## What you should do
The records that follow should be copied in full, exactly as they read.

## Dataset records
□ □ □ □

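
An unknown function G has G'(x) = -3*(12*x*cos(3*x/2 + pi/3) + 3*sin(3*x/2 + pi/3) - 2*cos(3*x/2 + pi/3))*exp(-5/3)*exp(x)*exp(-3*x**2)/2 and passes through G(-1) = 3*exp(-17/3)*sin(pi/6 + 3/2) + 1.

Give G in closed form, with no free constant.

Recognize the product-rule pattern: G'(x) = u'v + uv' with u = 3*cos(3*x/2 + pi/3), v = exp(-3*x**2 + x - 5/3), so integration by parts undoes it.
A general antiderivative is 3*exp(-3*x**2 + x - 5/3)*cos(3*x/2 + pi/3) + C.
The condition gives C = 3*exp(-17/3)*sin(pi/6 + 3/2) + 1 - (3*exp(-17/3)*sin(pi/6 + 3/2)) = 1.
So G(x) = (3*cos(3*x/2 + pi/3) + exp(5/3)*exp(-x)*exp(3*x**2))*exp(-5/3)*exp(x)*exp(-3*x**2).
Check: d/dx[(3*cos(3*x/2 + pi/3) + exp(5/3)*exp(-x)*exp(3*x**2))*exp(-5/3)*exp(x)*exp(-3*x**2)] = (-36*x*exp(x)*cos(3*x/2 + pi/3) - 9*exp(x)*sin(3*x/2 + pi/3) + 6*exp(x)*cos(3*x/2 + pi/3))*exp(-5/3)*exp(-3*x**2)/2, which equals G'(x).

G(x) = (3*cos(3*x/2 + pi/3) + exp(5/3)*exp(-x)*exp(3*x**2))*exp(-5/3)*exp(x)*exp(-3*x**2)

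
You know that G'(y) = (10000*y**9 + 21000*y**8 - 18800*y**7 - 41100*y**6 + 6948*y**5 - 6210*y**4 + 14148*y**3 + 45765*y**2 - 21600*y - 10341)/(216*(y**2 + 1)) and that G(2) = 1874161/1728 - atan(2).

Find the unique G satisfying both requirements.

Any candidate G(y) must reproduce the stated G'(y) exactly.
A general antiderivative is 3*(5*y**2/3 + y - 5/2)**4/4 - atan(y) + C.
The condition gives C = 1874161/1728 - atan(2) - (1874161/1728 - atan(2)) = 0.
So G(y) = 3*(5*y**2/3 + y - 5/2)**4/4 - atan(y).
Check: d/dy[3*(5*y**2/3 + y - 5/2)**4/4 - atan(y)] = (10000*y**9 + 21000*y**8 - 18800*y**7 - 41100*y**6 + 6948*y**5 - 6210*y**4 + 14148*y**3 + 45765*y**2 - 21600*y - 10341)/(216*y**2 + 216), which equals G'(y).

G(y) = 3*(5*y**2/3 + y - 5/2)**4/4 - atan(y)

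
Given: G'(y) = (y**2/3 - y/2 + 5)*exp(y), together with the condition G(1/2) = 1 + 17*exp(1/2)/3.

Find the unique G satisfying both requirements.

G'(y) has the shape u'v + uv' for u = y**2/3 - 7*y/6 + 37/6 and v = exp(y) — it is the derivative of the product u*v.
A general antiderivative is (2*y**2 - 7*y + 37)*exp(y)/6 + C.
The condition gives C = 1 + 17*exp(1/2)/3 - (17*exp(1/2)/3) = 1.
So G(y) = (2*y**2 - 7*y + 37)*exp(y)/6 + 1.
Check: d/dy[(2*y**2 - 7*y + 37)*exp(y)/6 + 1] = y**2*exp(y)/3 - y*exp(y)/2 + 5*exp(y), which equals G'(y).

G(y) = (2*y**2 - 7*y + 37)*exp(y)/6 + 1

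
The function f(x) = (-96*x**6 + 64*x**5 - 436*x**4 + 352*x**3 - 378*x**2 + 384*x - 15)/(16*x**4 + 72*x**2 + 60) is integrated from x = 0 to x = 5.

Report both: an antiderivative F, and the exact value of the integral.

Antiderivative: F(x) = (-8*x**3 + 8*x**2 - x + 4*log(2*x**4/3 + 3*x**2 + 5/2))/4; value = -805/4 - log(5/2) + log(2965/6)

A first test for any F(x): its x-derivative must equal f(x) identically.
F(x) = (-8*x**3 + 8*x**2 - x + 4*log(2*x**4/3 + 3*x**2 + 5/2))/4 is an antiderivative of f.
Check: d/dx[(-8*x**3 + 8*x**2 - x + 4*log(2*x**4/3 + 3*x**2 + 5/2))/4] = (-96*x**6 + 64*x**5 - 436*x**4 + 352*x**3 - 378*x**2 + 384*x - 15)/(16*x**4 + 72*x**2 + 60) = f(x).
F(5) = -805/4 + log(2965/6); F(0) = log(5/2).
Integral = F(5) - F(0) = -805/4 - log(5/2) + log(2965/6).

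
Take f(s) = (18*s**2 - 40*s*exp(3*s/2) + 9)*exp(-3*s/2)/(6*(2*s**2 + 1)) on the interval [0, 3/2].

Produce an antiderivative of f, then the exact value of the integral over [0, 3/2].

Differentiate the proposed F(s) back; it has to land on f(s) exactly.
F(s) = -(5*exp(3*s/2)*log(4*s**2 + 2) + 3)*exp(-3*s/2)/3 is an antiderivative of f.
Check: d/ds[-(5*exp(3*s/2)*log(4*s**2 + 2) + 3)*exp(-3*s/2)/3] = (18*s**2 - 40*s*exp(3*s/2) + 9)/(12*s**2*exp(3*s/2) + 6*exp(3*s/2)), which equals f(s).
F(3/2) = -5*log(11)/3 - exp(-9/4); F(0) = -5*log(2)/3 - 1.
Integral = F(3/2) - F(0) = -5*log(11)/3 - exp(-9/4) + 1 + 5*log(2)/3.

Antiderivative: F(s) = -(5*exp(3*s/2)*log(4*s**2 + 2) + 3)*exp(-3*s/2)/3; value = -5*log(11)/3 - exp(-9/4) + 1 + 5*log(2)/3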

□ □ □ □

## Answer box
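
An unknown function G has G'(x) = -3*(12*x*cos(3*x/2 + pi/3) + 3*sin(3*x/2 + pi/3) - 2*cos(3*x/2 + pi/3))*exp(-5/3)*exp(x)*exp(-3*x**2)/2 and passes through G(-1) = 3*exp(-17/3)*sin(pi/6 + 3/2) + 1.

Give G in closed form, with no free constant.

Recognize the product-rule pattern: G'(x) = u'v + uv' with u = 3*cos(3*x/2 + pi/3), v = exp(-3*x**2 + x - 5/3), so integration by parts undoes it.
A general antiderivative is 3*exp(-3*x**2 + x - 5/3)*cos(3*x/2 + pi/3) + C.
The condition gives C = 3*exp(-17/3)*sin(pi/6 + 3/2) + 1 - (3*exp(-17/3)*sin(pi/6 + 3/2)) = 1.
So G(x) = (3*cos(3*x/2 + pi/3) + exp(5/3)*exp(-x)*exp(3*x**2))*exp(-5/3)*exp(x)*exp(-3*x**2).
Check: d/dx[(3*cos(3*x/2 + pi/3) + exp(5/3)*exp(-x)*exp(3*x**2))*exp(-5/3)*exp(x)*exp(-3*x**2)] = (-36*x*exp(x)*cos(3*x/2 + pi/3) - 9*exp(x)*sin(3*x/2 + pi/3) + 6*exp(x)*cos(3*x/2 + pi/3))*exp(-5/3)*exp(-3*x**2)/2, which equals G'(x).

G(x) = (3*cos(3*x/2 + pi/3) + exp(5/3)*exp(-x)*exp(3*x**2))*exp(-5/3)*exp(x)*exp(-3*x**2)

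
You know that G'(y) = (10000*y**9 + 21000*y**8 - 18800*y**7 - 41100*y**6 + 6948*y**5 - 6210*y**4 + 14148*y**3 + 45765*y**2 - 21600*y - 10341)/(216*(y**2 + 1)) and that G(2) = 1874161/1728 - atan(2).

Find the unique G satisfying both requirements.

Any candidate G(y) must reproduce the stated G'(y) exactly.
A general antiderivative is 3*(5*y**2/3 + y - 5/2)**4/4 - atan(y) + C.
The condition gives C = 1874161/1728 - atan(2) - (1874161/1728 - atan(2)) = 0.
So G(y) = 3*(5*y**2/3 + y - 5/2)**4/4 - atan(y).
Check: d/dy[3*(5*y**2/3 + y - 5/2)**4/4 - atan(y)] = (10000*y**9 + 21000*y**8 - 18800*y**7 - 41100*y**6 + 6948*y**5 - 6210*y**4 + 14148*y**3 + 45765*y**2 - 21600*y - 10341)/(216*y**2 + 216), which equals G'(y).

G(y) = 3*(5*y**2/3 + y - 5/2)**4/4 - atan(y)

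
Given: G'(y) = (y**2/3 - y/2 + 5)*exp(y), together with the condition G(1/2) = 1 + 17*exp(1/2)/3.

Find the unique G satisfying both requirements.

G'(y) has the shape u'v + uv' for u = y**2/3 - 7*y/6 + 37/6 and v = exp(y) — it is the derivative of the product u*v.
A general antiderivative is (2*y**2 - 7*y + 37)*exp(y)/6 + C.
The condition gives C = 1 + 17*exp(1/2)/3 - (17*exp(1/2)/3) = 1.
So G(y) = (2*y**2 - 7*y + 37)*exp(y)/6 + 1.
Check: d/dy[(2*y**2 - 7*y + 37)*exp(y)/6 + 1] = y**2*exp(y)/3 - y*exp(y)/2 + 5*exp(y), which equals G'(y).

G(y) = (2*y**2 - 7*y + 37)*exp(y)/6 + 1

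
The function f(x) = (-96*x**6 + 64*x**5 - 436*x**4 + 352*x**3 - 378*x**2 + 384*x - 15)/(16*x**4 + 72*x**2 + 60) is integrated from x = 0 to x = 5.

Report both: an antiderivative F, and the exact value of the integral.

Antiderivative: F(x) = (-8*x**3 + 8*x**2 - x + 4*log(2*x**4/3 + 3*x**2 + 5/2))/4; value = -805/4 - log(5/2) + log(2965/6)

A first test for any F(x): its x-derivative must equal f(x) identically.
F(x) = (-8*x**3 + 8*x**2 - x + 4*log(2*x**4/3 + 3*x**2 + 5/2))/4 is an antiderivative of f.
Check: d/dx[(-8*x**3 + 8*x**2 - x + 4*log(2*x**4/3 + 3*x**2 + 5/2))/4] = (-96*x**6 + 64*x**5 - 436*x**4 + 352*x**3 - 378*x**2 + 384*x - 15)/(16*x**4 + 72*x**2 + 60) = f(x).
F(5) = -805/4 + log(2965/6); F(0) = log(5/2).
Integral = F(5) - F(0) = -805/4 - log(5/2) + log(2965/6).

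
Take f(s) = (18*s**2 - 40*s*exp(3*s/2) + 9)*exp(-3*s/2)/(6*(2*s**2 + 1)) on the interval [0, 3/2].

Produce an antiderivative of f, then the exact value of the integral over [0, 3/2].

Differentiate the proposed F(s) back; it has to land on f(s) exactly.
F(s) = -(5*exp(3*s/2)*log(4*s**2 + 2) + 3)*exp(-3*s/2)/3 is an antiderivative of f.
Check: d/ds[-(5*exp(3*s/2)*log(4*s**2 + 2) + 3)*exp(-3*s/2)/3] = (18*s**2 - 40*s*exp(3*s/2) + 9)/(12*s**2*exp(3*s/2) + 6*exp(3*s/2)), which equals f(s).
F(3/2) = -5*log(11)/3 - exp(-9/4); F(0) = -5*log(2)/3 - 1.
Integral = F(3/2) - F(0) = -5*log(11)/3 - exp(-9/4) + 1 + 5*log(2)/3.

Antiderivative: F(s) = -(5*exp(3*s/2)*log(4*s**2 + 2) + 3)*exp(-3*s/2)/3; value = -5*log(11)/3 - exp(-9/4) + 1 + 5*log(2)/3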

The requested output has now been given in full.